> **What is required**
Could you reproduce all of the following entries exactly?

Data excerpts
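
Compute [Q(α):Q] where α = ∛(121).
[Q(α):Q] = 3

The minimal polynomial of α is x^3 - 121, irreducible over Q since 121 is not a perfect cube (so x^3 - 121 has no rational root). Hence [Q(α):Q] = deg(m_α) = 3.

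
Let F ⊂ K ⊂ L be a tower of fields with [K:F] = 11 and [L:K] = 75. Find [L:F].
[L:F] = 825

The tower law says that for any tower of field extensions F ⊂ K ⊂ L with finite degrees, [L:F] = [L:K] · [K:F]. Here this gives [L:F] = 75 · 11 = 825.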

> **Task answer**
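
Compute [Q(α):Q] where α = ∛(121).
[Q(α):Q] = 3

The minimal polynomial of α is x^3 - 121, irreducible over Q since 121 is not a perfect cube (so x^3 - 121 has no rational root). Hence [Q(α):Q] = deg(m_α) = 3.

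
Let F ⊂ K ⊂ L be a tower of fields with [K:F] = 11 and [L:K] = 75. Find [L:F].
[L:F] = 825

The tower law says that for any tower of field extensions F ⊂ K ⊂ L with finite degrees, [L:F] = [L:K] · [K:F]. Here this gives [L:F] = 75 · 11 = 825.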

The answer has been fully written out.